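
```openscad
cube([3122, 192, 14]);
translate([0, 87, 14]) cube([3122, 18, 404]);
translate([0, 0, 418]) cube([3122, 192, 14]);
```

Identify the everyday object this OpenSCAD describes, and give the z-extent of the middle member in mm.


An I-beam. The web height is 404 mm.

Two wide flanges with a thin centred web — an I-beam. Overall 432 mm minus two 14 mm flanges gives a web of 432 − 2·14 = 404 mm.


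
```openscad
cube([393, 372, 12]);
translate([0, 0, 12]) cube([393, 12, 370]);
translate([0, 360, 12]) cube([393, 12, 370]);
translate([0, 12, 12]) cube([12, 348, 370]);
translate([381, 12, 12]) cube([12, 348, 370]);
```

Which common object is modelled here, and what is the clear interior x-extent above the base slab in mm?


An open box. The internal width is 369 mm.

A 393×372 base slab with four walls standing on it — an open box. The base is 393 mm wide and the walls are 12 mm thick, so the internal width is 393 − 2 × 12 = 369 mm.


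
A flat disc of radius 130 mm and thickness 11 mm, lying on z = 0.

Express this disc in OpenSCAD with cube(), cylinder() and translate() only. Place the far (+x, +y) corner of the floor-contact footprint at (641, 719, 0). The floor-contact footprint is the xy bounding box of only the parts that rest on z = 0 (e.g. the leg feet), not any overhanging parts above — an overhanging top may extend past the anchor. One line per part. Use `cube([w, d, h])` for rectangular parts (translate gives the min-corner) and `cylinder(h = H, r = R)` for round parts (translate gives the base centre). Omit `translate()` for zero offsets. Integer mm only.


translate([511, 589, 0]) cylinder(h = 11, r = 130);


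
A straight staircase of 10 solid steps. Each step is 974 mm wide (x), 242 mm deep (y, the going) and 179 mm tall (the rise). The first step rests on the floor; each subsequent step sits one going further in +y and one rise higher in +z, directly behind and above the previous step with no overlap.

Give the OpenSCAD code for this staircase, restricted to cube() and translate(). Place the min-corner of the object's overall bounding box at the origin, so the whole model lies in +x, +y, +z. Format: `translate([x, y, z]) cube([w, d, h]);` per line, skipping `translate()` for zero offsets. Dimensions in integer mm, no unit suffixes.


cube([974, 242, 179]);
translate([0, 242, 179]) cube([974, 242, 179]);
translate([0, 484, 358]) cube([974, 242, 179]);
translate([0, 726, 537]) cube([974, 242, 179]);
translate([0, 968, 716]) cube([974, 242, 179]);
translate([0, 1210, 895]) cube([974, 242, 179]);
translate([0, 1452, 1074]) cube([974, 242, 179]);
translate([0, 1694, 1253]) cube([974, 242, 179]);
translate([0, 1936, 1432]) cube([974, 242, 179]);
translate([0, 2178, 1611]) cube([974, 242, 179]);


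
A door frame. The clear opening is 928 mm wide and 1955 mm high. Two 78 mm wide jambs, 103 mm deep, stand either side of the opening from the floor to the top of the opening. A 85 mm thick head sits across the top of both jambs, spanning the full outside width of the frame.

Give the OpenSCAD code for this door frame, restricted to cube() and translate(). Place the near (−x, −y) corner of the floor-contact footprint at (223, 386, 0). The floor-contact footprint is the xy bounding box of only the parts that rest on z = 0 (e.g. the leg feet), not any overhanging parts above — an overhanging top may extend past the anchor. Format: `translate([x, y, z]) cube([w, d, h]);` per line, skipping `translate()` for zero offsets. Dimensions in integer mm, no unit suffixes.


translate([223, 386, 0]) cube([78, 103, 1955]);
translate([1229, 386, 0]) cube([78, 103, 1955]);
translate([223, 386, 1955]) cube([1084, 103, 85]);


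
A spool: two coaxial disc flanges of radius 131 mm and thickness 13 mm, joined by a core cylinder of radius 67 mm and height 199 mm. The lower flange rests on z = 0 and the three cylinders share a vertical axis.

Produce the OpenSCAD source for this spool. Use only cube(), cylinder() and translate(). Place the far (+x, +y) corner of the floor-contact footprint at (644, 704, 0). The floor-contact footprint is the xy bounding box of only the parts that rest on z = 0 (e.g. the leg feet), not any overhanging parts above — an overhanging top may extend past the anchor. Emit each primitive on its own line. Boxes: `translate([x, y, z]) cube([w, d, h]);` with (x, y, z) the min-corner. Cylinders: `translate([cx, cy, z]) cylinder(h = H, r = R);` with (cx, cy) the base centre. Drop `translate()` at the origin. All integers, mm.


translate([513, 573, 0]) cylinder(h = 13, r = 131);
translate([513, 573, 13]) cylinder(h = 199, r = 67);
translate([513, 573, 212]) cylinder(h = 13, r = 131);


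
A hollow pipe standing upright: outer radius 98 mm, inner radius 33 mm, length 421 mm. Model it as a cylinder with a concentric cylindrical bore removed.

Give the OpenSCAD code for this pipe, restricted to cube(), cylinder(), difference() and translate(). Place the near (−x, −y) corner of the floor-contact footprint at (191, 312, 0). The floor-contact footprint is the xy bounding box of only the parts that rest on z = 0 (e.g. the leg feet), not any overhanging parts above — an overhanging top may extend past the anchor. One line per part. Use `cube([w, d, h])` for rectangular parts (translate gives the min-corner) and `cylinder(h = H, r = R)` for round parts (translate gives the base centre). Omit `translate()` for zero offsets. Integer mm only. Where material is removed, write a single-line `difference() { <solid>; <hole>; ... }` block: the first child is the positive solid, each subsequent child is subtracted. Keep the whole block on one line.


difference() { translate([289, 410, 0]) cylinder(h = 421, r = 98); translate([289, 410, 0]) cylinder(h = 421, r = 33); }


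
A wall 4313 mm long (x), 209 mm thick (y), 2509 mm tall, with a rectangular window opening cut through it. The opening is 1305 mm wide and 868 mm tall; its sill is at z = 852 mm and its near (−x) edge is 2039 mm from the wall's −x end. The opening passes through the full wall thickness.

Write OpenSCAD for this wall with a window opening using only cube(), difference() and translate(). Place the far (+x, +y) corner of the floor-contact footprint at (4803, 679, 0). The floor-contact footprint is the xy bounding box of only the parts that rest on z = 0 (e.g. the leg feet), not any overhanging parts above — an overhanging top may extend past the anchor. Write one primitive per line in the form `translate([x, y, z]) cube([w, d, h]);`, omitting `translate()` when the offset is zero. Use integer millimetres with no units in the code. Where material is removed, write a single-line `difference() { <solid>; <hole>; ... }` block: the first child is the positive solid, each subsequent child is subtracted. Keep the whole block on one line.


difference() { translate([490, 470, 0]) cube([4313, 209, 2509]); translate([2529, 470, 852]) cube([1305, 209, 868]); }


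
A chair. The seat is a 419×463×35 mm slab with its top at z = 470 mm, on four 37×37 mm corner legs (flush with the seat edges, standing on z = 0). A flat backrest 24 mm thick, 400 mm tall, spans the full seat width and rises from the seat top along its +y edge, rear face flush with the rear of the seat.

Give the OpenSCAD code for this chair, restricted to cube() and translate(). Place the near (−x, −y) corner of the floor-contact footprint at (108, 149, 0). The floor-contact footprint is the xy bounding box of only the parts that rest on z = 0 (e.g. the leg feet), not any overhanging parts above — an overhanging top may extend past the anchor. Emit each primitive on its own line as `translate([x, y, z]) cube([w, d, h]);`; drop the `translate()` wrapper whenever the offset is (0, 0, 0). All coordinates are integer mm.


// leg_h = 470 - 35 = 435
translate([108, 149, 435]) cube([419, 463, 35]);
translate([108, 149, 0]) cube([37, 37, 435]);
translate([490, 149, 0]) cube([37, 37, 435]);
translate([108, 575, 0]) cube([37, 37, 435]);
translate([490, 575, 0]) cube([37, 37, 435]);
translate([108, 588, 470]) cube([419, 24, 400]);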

******************************

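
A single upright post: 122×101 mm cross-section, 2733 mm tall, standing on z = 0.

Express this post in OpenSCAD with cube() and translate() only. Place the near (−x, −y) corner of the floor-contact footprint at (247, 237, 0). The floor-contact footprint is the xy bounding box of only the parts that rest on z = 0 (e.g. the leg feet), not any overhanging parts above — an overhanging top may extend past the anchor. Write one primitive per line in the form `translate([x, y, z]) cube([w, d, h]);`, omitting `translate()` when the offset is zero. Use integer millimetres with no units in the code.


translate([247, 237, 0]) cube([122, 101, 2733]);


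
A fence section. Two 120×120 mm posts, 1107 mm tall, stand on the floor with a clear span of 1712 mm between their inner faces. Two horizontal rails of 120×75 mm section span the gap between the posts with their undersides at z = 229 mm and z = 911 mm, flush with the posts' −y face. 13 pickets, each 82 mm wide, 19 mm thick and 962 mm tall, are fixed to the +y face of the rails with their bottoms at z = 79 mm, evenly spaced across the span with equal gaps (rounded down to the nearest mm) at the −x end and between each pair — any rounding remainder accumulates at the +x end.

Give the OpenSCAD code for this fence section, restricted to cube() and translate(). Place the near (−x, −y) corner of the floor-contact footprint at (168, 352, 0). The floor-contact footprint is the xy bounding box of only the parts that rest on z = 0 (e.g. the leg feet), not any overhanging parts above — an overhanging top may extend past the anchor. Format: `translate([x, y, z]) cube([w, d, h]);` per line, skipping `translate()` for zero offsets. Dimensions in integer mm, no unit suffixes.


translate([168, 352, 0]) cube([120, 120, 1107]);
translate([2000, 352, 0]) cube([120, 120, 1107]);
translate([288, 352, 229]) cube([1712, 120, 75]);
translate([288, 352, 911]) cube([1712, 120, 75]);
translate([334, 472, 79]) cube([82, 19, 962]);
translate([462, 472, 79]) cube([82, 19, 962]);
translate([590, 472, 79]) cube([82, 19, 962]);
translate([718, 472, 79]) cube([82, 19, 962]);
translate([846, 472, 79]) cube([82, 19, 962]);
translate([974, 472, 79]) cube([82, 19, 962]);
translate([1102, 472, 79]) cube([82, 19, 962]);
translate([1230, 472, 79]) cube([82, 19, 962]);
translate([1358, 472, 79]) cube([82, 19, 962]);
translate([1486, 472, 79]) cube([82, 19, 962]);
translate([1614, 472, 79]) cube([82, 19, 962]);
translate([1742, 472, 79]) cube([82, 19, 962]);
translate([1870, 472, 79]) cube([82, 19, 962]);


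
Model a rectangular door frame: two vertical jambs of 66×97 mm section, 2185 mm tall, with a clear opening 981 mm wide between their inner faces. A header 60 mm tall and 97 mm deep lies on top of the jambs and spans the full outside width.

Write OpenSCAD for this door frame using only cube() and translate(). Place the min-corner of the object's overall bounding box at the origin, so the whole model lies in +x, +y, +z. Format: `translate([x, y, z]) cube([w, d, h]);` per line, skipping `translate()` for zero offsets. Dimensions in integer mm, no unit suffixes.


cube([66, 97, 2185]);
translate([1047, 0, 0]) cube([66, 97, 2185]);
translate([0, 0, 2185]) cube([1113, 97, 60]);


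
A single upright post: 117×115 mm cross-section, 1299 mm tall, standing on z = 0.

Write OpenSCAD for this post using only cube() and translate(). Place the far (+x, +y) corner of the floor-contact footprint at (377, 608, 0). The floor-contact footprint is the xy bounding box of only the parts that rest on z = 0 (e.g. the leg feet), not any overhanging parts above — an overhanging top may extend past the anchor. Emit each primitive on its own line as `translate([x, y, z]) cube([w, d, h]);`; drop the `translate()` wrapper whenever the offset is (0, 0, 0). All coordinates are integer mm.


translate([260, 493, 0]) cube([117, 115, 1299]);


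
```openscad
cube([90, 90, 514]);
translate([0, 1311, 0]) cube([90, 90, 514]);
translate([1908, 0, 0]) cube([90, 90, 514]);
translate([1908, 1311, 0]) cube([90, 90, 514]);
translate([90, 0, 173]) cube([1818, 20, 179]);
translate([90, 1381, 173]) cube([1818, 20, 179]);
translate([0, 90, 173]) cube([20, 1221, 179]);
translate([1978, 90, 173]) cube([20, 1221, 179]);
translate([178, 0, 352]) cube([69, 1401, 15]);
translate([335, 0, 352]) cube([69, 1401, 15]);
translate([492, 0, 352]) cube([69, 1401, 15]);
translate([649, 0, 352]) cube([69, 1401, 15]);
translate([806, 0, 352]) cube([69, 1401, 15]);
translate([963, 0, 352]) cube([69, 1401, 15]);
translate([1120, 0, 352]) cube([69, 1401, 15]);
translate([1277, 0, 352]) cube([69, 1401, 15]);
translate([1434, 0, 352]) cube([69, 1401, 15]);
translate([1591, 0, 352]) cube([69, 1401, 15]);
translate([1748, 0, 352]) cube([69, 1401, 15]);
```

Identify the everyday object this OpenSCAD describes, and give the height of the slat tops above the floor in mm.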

******************************

WORK ORDER -> Search the listing above for the string "upright". Copy every line that contains it.

TASK ANSWER ->
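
A hollow pipe standing upright: outer radius 98 mm, inner radius 33 mm, length 421 mm. Model it as a cylinder with a concentric cylindrical bore removed.
A single upright post: 122×101 mm cross-section, 2733 mm tall, standing on z = 0.
A single upright post: 117×115 mm cross-section, 1299 mm tall, standing on z = 0.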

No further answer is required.